▸ Task instructions
The reply must contain all of the records, unchanged.
Dataset extract Start Marker
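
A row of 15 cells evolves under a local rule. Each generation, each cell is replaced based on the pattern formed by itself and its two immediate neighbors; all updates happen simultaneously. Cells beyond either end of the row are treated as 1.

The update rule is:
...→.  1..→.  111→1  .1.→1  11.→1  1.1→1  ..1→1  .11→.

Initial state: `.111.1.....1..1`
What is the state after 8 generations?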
Dataset extract End Marker
▸ Answer box
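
A row of 15 cells evolves under a local rule. Each generation, each cell is replaced based on the pattern formed by itself and its two immediate neighbors; all updates happen simultaneously. Cells beyond either end of the row are treated as 1.

The update rule is:
...→.  1..→.  111→1  .1.→1  11.→1  1.1→1  ..1→1  .11→.

Initial state: `.111.1.....1..1`
What is the state after 8 generations?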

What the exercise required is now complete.